= Beginning of Section =

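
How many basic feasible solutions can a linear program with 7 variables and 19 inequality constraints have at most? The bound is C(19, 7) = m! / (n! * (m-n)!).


Each vertex corresponds to some choice of n active constraints out of m, so the number of vertices is at most C(m, n) = m! / (n!(m-n)!).
m = 19, n = 7
Numerator: 19 * 18 * 17 * 16 * 15 * 14 * 13
Denominator: 7! = 5040
C(19, 7) = 50388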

= End of Section =

## Work order
Repeat the material in full, exactly as written.

## Written answer
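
How many basic feasible solutions can a linear program with 7 variables and 19 inequality constraints have at most? The bound is C(19, 7) = m! / (n! * (m-n)!).


Each vertex corresponds to some choice of n active constraints out of m, so the number of vertices is at most C(m, n) = m! / (n!(m-n)!).
m = 19, n = 7
Numerator: 19 * 18 * 17 * 16 * 15 * 14 * 13
Denominator: 7! = 5040
C(19, 7) = 50388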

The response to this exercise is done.